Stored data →
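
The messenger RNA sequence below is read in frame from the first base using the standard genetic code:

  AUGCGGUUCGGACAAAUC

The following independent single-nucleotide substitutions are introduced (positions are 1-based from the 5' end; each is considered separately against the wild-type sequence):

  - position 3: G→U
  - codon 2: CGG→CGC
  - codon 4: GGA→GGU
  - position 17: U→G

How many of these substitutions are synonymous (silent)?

Codon 1: AUG (Met) → AUU (Ile) — missense.
Codon 2: CGG (Arg) → CGC (Arg) — synonymous.
Codon 4: GGA (Gly) → GGU (Gly) — synonymous.
Codon 6: AUC (Ile) → AGC (Ser) — missense.
Synonymous: 2 of 4.

2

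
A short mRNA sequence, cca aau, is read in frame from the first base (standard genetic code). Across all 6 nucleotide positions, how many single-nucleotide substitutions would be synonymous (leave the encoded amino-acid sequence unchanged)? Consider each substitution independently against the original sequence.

Codon 1 (CCA, Pro): 3 synonymous substitutions.
Codon 2 (AAU, Asn): 1 synonymous substitution.
Total: 3 + 1 = 4.

4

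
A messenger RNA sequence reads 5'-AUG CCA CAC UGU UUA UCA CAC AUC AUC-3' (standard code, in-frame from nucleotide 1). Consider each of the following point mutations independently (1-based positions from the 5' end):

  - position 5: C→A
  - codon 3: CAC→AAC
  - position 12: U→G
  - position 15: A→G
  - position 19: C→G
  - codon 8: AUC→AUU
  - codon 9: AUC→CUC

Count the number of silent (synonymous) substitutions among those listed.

2

Codon 2: CCA (Pro) → CAA (Gln) — missense.
Codon 3: CAC (His) → AAC (Asn) — missense.
Codon 4: UGU (Cys) → UGG (Trp) — missense.
Codon 5: UUA (Leu) → UUG (Leu) — synonymous.
Codon 7: CAC (His) → GAC (Asp) — missense.
Codon 8: AUC (Ile) → AUU (Ile) — synonymous.
Codon 9: AUC (Ile) → CUC (Leu) — missense.
Synonymous: 2 of 7.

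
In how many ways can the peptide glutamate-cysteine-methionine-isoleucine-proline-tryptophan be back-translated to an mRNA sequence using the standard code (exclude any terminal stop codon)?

Glu: 2 codons.
Cys: 2 codons.
Met: 1 codon.
Ile: 3 codons.
Pro: 4 codons.
Trp: 1 codon.
2 × 2 × 1 × 3 × 4 × 1 = 48.

48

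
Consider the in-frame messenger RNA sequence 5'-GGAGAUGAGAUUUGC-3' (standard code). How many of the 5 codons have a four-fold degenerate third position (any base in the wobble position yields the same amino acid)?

1

Codon 1 GGA (Gly): third position 4-fold.
Codon 2 GAU (Asp): third position 2-fold.
Codon 3 GAG (Glu): third position 2-fold.
Codon 4 AUU (Ile): third position 3-fold.
Codon 5 UGC (Cys): third position 2-fold.
Four-fold degenerate third positions: 1.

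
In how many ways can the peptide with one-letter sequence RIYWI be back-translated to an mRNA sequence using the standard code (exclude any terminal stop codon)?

Arg: 6 codons.
Ile: 3 codons.
Tyr: 2 codons.
Trp: 1 codon.
Ile: 3 codons.
6 × 3 × 2 × 1 × 3 = 108.

108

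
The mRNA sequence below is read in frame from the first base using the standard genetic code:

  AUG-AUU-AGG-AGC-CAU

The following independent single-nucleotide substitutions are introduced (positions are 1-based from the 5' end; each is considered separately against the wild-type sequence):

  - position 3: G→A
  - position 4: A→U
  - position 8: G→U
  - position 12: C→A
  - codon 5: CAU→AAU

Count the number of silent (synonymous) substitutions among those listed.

Codon 1: AUG (Met) → AUA (Ile) — missense.
Codon 2: AUU (Ile) → UUU (Phe) — missense.
Codon 3: AGG (Arg) → AUG (Met) — missense.
Codon 4: AGC (Ser) → AGA (Arg) — missense.
Codon 5: CAU (His) → AAU (Asn) — missense.
Synonymous: 0 of 5.

0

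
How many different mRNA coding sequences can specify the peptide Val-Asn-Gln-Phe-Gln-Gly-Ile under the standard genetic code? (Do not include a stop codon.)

768

Val: 4 codons.
Asn: 2 codons.
Gln: 2 codons.
Phe: 2 codons.
Gln: 2 codons.
Gly: 4 codons.
Ile: 3 codons.
4 × 2 × 2 × 2 × 2 × 4 × 3 = 768.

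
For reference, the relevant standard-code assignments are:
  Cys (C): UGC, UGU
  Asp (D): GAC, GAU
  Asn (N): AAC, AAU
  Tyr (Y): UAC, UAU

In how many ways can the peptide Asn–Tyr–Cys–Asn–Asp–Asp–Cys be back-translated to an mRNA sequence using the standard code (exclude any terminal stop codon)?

128

Asn: 2 codons.
Tyr: 2 codons.
Cys: 2 codons.
Asn: 2 codons.
Asp: 2 codons.
Asp: 2 codons.
Cys: 2 codons.
2 × 2 × 2 × 2 × 2 × 2 × 2 = 128.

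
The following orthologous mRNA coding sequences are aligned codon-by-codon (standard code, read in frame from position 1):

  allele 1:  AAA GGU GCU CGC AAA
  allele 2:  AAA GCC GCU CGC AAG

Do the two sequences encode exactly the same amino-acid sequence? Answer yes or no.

no

Codon 1: AAA Lys / AAA Lys — identical.
Codon 2: GGU Gly / GCC Ala — nonsynonymous.
Codon 3: GCU Ala / GCU Ala — identical.
Codon 4: CGC Arg / CGC Arg — identical.
Codon 5: AAA Lys / AAG Lys — synonymous.
Nonsynonymous differences: 1 → different protein.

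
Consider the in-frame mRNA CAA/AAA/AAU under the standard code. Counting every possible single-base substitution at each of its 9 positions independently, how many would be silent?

3

Codon 1 (CAA, Gln): 1 synonymous substitution.
Codon 2 (AAA, Lys): 1 synonymous substitution.
Codon 3 (AAU, Asn): 1 synonymous substitution.
Total: 1 + 1 + 1 = 3.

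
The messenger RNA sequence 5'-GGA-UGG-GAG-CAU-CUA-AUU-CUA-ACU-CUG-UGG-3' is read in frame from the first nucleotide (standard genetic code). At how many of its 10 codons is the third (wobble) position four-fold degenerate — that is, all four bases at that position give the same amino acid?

5

Codon 1 GGA (Gly): third position 4-fold.
Codon 2 UGG (Trp): third position 1-fold.
Codon 3 GAG (Glu): third position 2-fold.
Codon 4 CAU (His): third position 2-fold.
Codon 5 CUA (Leu): third position 4-fold.
Codon 6 AUU (Ile): third position 3-fold.
Codon 7 CUA (Leu): third position 4-fold.
Codon 8 ACU (Thr): third position 4-fold.
Codon 9 CUG (Leu): third position 4-fold.
Codon 10 UGG (Trp): third position 1-fold.
Four-fold degenerate third positions: 5.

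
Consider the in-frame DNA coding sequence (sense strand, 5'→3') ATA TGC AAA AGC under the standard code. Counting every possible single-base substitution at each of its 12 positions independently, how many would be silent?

Codon 1 (ATA, Ile): 2 synonymous substitutions.
Codon 2 (TGC, Cys): 1 synonymous substitution.
Codon 3 (AAA, Lys): 1 synonymous substitution.
Codon 4 (AGC, Ser): 1 synonymous substitution.
Total: 2 + 1 + 1 + 1 = 5.

5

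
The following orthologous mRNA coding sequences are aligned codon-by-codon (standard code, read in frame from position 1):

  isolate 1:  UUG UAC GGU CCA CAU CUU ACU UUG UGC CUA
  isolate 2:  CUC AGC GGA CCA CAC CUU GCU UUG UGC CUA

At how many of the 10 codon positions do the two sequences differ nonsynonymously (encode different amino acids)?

2

Codon 1: UUG Leu / CUC Leu — synonymous.
Codon 2: UAC Tyr / AGC Ser — nonsynonymous.
Codon 3: GGU Gly / GGA Gly — synonymous.
Codon 4: CCA Pro / CCA Pro — identical.
Codon 5: CAU His / CAC His — synonymous.
Codon 6: CUU Leu / CUU Leu — identical.
Codon 7: ACU Thr / GCU Ala — nonsynonymous.
Codon 8: UUG Leu / UUG Leu — identical.
Codon 9: UGC Cys / UGC Cys — identical.
Codon 10: CUA Leu / CUA Leu — identical.
Nonsynonymous differences: 2.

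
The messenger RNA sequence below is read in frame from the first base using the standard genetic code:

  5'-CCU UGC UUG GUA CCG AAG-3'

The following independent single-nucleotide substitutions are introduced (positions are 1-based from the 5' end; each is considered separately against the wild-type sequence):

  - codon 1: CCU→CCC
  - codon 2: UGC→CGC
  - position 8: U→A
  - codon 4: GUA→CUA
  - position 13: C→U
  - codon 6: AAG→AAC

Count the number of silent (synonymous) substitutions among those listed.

1

Codon 1: CCU (Pro) → CCC (Pro) — synonymous.
Codon 2: UGC (Cys) → CGC (Arg) — missense.
Codon 3: UUG (Leu) → UAG (Stop) — nonsense.
Codon 4: GUA (Val) → CUA (Leu) — missense.
Codon 5: CCG (Pro) → UCG (Ser) — missense.
Codon 6: AAG (Lys) → AAC (Asn) — missense.
Synonymous: 1 of 6.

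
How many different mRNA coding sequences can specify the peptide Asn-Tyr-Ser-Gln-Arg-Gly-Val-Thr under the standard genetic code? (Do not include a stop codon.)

18432

Asn: 2 codons.
Tyr: 2 codons.
Ser: 6 codons.
Gln: 2 codons.
Arg: 6 codons.
Gly: 4 codons.
Val: 4 codons.
Thr: 4 codons.
2 × 2 × 6 × 2 × 6 × 4 × 4 × 4 = 18432.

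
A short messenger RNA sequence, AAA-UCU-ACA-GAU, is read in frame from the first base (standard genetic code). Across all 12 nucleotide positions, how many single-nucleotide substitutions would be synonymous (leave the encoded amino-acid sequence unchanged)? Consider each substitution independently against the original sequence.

8

Codon 1 (AAA, Lys): 1 synonymous substitution.
Codon 2 (UCU, Ser): 3 synonymous substitutions.
Codon 3 (ACA, Thr): 3 synonymous substitutions.
Codon 4 (GAU, Asp): 1 synonymous substitution.
Total: 1 + 3 + 3 + 1 = 8.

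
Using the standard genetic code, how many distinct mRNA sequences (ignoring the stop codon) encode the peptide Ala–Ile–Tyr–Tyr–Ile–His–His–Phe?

Ala: 4 codons.
Ile: 3 codons.
Tyr: 2 codons.
Tyr: 2 codons.
Ile: 3 codons.
His: 2 codons.
His: 2 codons.
Phe: 2 codons.
4 × 3 × 2 × 2 × 3 × 2 × 2 × 2 = 1152.

1152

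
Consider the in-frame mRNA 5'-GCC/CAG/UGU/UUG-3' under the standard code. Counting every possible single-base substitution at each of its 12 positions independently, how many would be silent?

7

Codon 1 (GCC, Ala): 3 synonymous substitutions.
Codon 2 (CAG, Gln): 1 synonymous substitution.
Codon 3 (UGU, Cys): 1 synonymous substitution.
Codon 4 (UUG, Leu): 2 synonymous substitutions.
Total: 3 + 1 + 1 + 2 = 7.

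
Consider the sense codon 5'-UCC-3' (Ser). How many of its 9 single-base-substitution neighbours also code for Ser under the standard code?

Position 1: none → 0 synonymous.
Position 2: none → 0 synonymous.
Position 3: UCU, UCA, UCG → 3 synonymous.
Total: 0 + 0 + 3 = 3.

3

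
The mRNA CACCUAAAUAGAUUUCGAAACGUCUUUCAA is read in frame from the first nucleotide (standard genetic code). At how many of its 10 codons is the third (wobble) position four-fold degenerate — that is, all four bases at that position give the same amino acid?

3

Codon 1 CAC (His): third position 2-fold.
Codon 2 CUA (Leu): third position 4-fold.
Codon 3 AAU (Asn): third position 2-fold.
Codon 4 AGA (Arg): third position 2-fold.
Codon 5 UUU (Phe): third position 2-fold.
Codon 6 CGA (Arg): third position 4-fold.
Codon 7 AAC (Asn): third position 2-fold.
Codon 8 GUC (Val): third position 4-fold.
Codon 9 UUU (Phe): third position 2-fold.
Codon 10 CAA (Gln): third position 2-fold.
Four-fold degenerate third positions: 3.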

Task → Retype every line up to and including the one that contains "- codon 4: GGA→GGU", beginning at the first line of the records, with no edits.

Expected answer →
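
The messenger RNA sequence below is read in frame from the first base using the standard genetic code:

  AUGCGGUUCGGACAAAUC

The following independent single-nucleotide substitutions are introduced (positions are 1-based from the 5' end; each is considered separately against the wild-type sequence):

  - position 3: G→U
  - codon 2: CGG→CGC
  - codon 4: GGA→GGU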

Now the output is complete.